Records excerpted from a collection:
Start of Block

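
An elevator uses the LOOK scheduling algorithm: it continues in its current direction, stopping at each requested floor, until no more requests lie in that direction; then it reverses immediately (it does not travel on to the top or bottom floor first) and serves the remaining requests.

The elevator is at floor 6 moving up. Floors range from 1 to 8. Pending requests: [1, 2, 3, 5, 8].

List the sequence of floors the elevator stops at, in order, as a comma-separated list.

Answer: 8, 5, 3, 2, 1

Derivation:
Current: 6, moving UP
Serve above first (ascending): [8]
Then reverse, serve below (descending): [5, 3, 2, 1]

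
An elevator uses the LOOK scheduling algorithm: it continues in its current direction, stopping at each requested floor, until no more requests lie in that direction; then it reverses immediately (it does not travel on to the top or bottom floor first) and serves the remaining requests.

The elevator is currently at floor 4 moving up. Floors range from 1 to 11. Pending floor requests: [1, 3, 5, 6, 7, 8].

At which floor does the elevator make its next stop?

Answer: 5

Derivation:
Current floor: 4, direction: up
Requests above: [5, 6, 7, 8]
Requests below: [1, 3]
Moving up and requests lie above → nearest above is min([5, 6, 7, 8]) = 5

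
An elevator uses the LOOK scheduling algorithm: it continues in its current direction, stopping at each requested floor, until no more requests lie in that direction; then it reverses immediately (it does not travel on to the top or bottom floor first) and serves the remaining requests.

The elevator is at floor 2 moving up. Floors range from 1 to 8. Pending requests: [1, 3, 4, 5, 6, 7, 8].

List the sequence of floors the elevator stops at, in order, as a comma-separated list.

Answer: 3, 4, 5, 6, 7, 8, 1

Derivation:
Current: 2, moving UP
Serve above first (ascending): [3, 4, 5, 6, 7, 8]
Then reverse, serve below (descending): [1]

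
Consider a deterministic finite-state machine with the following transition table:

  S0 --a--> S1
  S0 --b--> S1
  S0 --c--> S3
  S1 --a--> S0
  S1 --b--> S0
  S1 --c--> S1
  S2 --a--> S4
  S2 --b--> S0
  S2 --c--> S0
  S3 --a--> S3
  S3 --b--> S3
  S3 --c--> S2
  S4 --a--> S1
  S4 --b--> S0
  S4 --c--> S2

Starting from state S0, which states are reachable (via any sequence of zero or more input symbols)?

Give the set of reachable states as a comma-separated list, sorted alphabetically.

Answer: S0, S1, S2, S3, S4

Derivation:
BFS from S0:
  visit S0: S0--a-->S1 (new), S0--b-->S1 (seen), S0--c-->S3 (new)
  visit S1: S1--a-->S0 (seen), S1--b-->S0 (seen), S1--c-->S1 (seen)
  visit S3: S3--a-->S3 (seen), S3--b-->S3 (seen), S3--c-->S2 (new)
  visit S2: S2--a-->S4 (new), S2--b-->S0 (seen), S2--c-->S0 (seen)
  visit S4: S4--a-->S1 (seen), S4--b-->S0 (seen), S4--c-->S2 (seen)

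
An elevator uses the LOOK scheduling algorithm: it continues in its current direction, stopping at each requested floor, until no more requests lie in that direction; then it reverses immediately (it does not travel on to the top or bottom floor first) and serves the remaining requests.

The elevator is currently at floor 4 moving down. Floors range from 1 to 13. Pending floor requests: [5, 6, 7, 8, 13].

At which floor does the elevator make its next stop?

Current floor: 4, direction: down
Requests above: [5, 6, 7, 8, 13]
Requests below: []
Moving down but no requests below → reverse; nearest above is min([5, 6, 7, 8, 13]) = 5

Answer: 5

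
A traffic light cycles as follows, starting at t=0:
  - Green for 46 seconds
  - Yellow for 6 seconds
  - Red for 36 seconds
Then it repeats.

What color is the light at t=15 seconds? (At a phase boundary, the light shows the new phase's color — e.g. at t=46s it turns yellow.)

Answer: green

Derivation:
Cycle length = 46 + 6 + 36 = 88s
t = 15, phase_t = 15 mod 88 = 15
15 < 46 (green end) → GREEN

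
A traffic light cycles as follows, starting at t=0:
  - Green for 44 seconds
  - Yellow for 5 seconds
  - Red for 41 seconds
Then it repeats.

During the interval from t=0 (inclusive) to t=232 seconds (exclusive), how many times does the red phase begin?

Answer: 3

Derivation:
Cycle = 44+5+41 = 90s
red phase starts at t = k*90 + 49 for k=0,1,2,...
Need k*90+49 < 232 → k < 2.033
k ∈ {0, ..., 2} → 3 starts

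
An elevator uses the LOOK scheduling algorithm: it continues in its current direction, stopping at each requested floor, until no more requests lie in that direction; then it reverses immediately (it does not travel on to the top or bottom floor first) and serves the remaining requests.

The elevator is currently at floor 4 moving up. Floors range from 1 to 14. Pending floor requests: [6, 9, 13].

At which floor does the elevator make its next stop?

Current floor: 4, direction: up
Requests above: [6, 9, 13]
Requests below: []
Moving up and requests lie above → nearest above is min([6, 9, 13]) = 6

Answer: 6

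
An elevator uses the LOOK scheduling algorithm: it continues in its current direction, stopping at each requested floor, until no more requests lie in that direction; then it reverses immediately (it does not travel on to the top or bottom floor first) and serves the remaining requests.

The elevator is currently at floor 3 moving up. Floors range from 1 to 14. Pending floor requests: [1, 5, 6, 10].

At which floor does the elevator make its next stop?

Current floor: 3, direction: up
Requests above: [5, 6, 10]
Requests below: [1]
Moving up and requests lie above → nearest above is min([5, 6, 10]) = 5

Answer: 5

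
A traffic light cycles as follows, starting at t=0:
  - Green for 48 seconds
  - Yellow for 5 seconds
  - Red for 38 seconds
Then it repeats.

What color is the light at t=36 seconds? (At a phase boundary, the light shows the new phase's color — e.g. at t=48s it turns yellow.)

Answer: green

Derivation:
Cycle length = 48 + 5 + 38 = 91s
t = 36, phase_t = 36 mod 91 = 36
36 < 48 (green end) → GREEN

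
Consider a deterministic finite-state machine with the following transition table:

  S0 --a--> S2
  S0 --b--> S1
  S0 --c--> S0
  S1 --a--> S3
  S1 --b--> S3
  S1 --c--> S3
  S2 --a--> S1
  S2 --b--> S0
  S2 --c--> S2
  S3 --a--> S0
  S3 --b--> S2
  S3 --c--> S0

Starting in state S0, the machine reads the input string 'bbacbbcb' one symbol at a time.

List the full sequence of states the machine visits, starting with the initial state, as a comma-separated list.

Answer: S0, S1, S3, S0, S0, S1, S3, S0, S1

Derivation:
Start: S0
  read 'b': S0 --b--> S1
  read 'b': S1 --b--> S3
  read 'a': S3 --a--> S0
  read 'c': S0 --c--> S0
  read 'b': S0 --b--> S1
  read 'b': S1 --b--> S3
  read 'c': S3 --c--> S0
  read 'b': S0 --b--> S1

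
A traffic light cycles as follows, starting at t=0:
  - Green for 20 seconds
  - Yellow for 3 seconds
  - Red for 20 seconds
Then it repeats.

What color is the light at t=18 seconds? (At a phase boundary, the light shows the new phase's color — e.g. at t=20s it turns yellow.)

Cycle length = 20 + 3 + 20 = 43s
t = 18, phase_t = 18 mod 43 = 18
18 < 20 (green end) → GREEN

Answer: green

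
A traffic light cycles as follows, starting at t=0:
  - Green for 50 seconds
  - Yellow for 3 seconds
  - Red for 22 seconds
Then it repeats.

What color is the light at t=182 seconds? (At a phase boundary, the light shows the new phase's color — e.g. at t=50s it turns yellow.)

Answer: green

Derivation:
Cycle length = 50 + 3 + 22 = 75s
t = 182, phase_t = 182 mod 75 = 32
32 < 50 (green end) → GREEN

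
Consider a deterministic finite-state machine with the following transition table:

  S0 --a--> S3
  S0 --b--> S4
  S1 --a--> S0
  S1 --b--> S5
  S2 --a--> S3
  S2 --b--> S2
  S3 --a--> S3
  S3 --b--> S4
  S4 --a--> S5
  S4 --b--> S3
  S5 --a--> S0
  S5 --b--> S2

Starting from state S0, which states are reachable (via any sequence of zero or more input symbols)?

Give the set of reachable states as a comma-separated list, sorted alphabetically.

BFS from S0:
  visit S0: S0--a-->S3 (new), S0--b-->S4 (new)
  visit S3: S3--a-->S3 (seen), S3--b-->S4 (seen)
  visit S4: S4--a-->S5 (new), S4--b-->S3 (seen)
  visit S5: S5--a-->S0 (seen), S5--b-->S2 (new)
  visit S2: S2--a-->S3 (seen), S2--b-->S2 (seen)

Answer: S0, S2, S3, S4, S5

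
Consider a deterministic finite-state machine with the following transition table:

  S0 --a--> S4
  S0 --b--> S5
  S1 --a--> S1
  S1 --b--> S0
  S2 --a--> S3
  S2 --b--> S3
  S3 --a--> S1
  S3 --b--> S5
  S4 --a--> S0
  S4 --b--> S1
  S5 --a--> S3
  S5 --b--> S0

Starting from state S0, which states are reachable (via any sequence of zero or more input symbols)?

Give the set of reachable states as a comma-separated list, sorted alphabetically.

Answer: S0, S1, S3, S4, S5

Derivation:
BFS from S0:
  visit S0: S0--a-->S4 (new), S0--b-->S5 (new)
  visit S4: S4--a-->S0 (seen), S4--b-->S1 (new)
  visit S5: S5--a-->S3 (new), S5--b-->S0 (seen)
  visit S1: S1--a-->S1 (seen), S1--b-->S0 (seen)
  visit S3: S3--a-->S1 (seen), S3--b-->S5 (seen)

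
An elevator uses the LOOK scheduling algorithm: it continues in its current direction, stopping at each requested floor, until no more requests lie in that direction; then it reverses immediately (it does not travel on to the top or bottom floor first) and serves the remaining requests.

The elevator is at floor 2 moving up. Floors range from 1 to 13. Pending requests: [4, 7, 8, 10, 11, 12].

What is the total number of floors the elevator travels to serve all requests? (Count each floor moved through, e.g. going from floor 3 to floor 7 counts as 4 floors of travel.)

Answer: 10

Derivation:
Start at floor 2 moving up, LOOK stop order: [4, 7, 8, 10, 11, 12]
  2 → 4: |4-2| = 2, total = 2
  4 → 7: |7-4| = 3, total = 5
  7 → 8: |8-7| = 1, total = 6
  8 → 10: |10-8| = 2, total = 8
  10 → 11: |11-10| = 1, total = 9
  11 → 12: |12-11| = 1, total = 10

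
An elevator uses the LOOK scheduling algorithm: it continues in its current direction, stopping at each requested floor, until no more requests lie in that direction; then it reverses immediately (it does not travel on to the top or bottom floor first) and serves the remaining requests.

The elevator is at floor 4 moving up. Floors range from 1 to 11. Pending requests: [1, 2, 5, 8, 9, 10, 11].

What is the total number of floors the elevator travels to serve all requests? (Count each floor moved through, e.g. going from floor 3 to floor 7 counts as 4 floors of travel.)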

End of Block

**Your instructions:** Report the number of lines in the records that include the string "range", and write no other words.

**Solution for this problem:** 8